What the task requires>
Below are the entries to work from; restate word for word the portion that opens with the line containing "Answer: ⅒ ≈ 0.10000" and closes with the line containing "Answer: 1312/21 ≈ 62.476", keeping both.

*** Records supplied Section Begins ***

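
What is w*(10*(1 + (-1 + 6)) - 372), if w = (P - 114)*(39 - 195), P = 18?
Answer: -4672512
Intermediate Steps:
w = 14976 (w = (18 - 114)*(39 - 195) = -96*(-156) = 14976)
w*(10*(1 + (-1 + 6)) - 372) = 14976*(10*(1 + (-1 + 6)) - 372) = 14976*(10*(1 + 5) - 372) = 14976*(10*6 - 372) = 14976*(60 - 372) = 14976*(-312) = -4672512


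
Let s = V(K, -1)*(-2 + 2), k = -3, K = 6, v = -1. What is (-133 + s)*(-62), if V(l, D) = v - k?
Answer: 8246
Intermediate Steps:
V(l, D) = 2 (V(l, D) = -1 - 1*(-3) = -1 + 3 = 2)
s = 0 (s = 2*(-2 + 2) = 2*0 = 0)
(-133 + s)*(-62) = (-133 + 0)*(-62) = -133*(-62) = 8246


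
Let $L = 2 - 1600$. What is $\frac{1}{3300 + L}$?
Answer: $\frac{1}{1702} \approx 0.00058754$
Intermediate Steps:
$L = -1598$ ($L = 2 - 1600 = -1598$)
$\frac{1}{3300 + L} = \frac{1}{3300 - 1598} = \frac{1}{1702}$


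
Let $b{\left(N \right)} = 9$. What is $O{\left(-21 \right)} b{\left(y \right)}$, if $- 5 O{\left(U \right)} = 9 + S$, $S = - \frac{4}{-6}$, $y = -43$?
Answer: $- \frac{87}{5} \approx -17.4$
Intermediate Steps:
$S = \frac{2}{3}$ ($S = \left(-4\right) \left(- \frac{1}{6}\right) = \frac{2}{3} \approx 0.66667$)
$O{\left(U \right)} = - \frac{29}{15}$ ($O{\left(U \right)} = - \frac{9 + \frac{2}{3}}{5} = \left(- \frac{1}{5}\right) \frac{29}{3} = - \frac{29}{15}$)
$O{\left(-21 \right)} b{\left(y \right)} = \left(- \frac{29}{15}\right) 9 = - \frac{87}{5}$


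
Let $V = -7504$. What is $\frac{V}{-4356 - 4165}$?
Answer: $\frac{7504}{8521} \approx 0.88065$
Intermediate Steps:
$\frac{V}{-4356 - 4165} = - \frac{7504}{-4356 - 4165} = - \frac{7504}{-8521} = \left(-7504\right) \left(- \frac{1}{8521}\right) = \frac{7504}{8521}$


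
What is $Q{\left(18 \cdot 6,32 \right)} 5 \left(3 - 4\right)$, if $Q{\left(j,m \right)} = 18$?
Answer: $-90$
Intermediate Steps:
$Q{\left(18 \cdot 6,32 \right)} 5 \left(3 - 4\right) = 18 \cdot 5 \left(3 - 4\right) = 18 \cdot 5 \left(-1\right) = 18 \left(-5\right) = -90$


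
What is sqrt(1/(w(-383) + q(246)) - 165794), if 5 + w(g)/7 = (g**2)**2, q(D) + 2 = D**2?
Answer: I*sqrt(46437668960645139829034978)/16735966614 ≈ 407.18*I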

*** Records supplied Section Ends ***
*** Records supplied Section Begins ***

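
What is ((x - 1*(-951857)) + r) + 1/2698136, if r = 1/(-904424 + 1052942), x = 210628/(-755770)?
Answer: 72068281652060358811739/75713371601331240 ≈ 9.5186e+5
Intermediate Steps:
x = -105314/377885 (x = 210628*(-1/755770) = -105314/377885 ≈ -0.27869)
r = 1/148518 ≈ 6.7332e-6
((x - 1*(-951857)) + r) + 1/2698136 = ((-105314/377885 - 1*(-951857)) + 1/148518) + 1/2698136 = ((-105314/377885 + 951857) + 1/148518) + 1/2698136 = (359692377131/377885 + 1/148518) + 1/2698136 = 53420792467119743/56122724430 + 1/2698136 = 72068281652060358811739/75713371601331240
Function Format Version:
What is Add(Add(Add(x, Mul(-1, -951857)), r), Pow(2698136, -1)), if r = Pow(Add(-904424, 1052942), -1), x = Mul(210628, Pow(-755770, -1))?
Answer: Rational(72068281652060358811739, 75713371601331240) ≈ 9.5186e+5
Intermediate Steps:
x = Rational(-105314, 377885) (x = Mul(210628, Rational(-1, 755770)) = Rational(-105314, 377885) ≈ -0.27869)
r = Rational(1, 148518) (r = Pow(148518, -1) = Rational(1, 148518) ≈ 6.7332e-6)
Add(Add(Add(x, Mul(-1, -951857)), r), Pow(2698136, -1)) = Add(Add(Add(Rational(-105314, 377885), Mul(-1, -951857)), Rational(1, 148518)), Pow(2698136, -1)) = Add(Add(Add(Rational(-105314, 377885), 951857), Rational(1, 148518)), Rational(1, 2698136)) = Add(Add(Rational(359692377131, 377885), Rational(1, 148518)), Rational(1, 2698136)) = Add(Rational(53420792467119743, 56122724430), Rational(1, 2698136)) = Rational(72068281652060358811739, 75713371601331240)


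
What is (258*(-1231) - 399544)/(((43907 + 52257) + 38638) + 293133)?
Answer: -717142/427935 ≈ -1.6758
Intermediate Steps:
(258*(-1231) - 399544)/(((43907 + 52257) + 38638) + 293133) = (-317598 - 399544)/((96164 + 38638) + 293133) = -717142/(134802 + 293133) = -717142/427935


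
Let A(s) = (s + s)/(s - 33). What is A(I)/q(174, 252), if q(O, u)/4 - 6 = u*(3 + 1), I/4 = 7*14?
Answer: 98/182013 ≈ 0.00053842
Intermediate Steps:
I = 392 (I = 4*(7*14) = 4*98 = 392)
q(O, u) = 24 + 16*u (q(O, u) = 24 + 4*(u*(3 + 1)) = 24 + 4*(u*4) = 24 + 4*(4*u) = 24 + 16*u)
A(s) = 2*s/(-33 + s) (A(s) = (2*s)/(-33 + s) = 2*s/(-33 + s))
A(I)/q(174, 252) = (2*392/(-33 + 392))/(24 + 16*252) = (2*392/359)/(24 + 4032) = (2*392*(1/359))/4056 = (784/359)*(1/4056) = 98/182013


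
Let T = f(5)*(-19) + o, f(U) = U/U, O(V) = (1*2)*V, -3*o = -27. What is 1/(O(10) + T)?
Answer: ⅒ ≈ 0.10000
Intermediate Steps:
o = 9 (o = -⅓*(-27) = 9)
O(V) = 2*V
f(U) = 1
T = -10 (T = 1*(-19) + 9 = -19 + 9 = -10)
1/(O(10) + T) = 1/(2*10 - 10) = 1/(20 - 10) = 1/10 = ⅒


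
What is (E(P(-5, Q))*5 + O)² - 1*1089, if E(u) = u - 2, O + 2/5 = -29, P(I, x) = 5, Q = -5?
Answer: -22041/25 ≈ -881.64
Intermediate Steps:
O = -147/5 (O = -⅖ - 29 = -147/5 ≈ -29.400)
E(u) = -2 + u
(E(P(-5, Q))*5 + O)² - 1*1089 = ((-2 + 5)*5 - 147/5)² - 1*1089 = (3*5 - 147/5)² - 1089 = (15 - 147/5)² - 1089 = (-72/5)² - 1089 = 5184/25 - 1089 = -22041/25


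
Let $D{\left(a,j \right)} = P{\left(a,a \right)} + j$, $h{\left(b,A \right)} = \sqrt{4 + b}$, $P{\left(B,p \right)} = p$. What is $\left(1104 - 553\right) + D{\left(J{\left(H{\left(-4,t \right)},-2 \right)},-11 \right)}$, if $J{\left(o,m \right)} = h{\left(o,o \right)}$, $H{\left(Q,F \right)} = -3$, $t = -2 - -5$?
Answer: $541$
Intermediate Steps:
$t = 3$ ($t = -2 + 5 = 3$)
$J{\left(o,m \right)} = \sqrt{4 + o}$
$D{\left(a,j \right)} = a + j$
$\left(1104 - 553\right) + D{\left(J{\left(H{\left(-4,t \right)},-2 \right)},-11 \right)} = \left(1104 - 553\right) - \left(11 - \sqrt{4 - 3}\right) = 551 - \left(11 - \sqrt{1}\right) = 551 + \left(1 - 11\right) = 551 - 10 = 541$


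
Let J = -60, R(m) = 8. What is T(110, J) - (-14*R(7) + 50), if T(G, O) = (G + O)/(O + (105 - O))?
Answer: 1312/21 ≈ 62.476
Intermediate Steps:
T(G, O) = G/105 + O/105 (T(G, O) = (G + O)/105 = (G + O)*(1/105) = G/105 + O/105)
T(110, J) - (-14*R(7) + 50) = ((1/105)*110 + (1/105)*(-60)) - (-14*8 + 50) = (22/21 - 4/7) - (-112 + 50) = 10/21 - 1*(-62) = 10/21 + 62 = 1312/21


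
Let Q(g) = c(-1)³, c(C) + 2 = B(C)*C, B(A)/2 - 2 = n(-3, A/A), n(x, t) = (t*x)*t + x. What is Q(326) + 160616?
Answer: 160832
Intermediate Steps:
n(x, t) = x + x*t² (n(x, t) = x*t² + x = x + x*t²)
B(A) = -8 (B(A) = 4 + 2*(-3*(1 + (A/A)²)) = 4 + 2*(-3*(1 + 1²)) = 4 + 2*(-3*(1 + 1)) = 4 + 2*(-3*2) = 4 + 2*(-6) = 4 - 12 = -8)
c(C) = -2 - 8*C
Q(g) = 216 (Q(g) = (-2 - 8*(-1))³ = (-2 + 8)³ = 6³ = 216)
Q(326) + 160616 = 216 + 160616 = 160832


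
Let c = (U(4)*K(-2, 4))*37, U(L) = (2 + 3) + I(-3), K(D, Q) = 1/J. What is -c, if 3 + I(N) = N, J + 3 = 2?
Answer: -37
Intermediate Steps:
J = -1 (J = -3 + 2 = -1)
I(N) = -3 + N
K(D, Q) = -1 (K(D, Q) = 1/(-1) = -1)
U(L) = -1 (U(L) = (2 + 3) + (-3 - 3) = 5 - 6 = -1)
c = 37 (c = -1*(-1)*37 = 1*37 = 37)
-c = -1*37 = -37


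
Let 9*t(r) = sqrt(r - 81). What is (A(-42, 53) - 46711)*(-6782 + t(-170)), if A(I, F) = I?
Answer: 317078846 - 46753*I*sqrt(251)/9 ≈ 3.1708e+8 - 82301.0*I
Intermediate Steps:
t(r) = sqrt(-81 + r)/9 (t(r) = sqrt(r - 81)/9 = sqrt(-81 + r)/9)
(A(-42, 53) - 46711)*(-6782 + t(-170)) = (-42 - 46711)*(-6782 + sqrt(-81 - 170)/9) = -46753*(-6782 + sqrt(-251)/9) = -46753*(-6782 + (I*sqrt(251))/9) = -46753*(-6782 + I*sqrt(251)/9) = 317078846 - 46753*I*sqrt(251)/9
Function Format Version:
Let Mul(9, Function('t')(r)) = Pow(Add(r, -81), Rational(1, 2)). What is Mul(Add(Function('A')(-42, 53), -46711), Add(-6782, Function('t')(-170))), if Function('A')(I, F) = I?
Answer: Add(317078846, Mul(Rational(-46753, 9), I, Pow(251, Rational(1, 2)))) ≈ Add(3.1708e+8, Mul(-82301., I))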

*** Records supplied Section Ends ***

Finished task>
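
Answer: ⅒ ≈ 0.10000
Intermediate Steps:
o = 9 (o = -⅓*(-27) = 9)
O(V) = 2*V
f(U) = 1
T = -10 (T = 1*(-19) + 9 = -19 + 9 = -10)
1/(O(10) + T) = 1/(2*10 - 10) = 1/(20 - 10) = 1/10 = ⅒


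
What is (E(P(-5, Q))*5 + O)² - 1*1089, if E(u) = u - 2, O + 2/5 = -29, P(I, x) = 5, Q = -5?
Answer: -22041/25 ≈ -881.64
Intermediate Steps:
O = -147/5 (O = -⅖ - 29 = -147/5 ≈ -29.400)
E(u) = -2 + u
(E(P(-5, Q))*5 + O)² - 1*1089 = ((-2 + 5)*5 - 147/5)² - 1*1089 = (3*5 - 147/5)² - 1089 = (15 - 147/5)² - 1089 = (-72/5)² - 1089 = 5184/25 - 1089 = -22041/25


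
Let $D{\left(a,j \right)} = P{\left(a,a \right)} + j$, $h{\left(b,A \right)} = \sqrt{4 + b}$, $P{\left(B,p \right)} = p$. What is $\left(1104 - 553\right) + D{\left(J{\left(H{\left(-4,t \right)},-2 \right)},-11 \right)}$, if $J{\left(o,m \right)} = h{\left(o,o \right)}$, $H{\left(Q,F \right)} = -3$, $t = -2 - -5$?
Answer: $541$
Intermediate Steps:
$t = 3$ ($t = -2 + 5 = 3$)
$J{\left(o,m \right)} = \sqrt{4 + o}$
$D{\left(a,j \right)} = a + j$
$\left(1104 - 553\right) + D{\left(J{\left(H{\left(-4,t \right)},-2 \right)},-11 \right)} = \left(1104 - 553\right) - \left(11 - \sqrt{4 - 3}\right) = 551 - \left(11 - \sqrt{1}\right) = 551 + \left(1 - 11\right) = 551 - 10 = 541$


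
Let J = -60, R(m) = 8. What is T(110, J) - (-14*R(7) + 50), if T(G, O) = (G + O)/(O + (105 - O))?
Answer: 1312/21 ≈ 62.476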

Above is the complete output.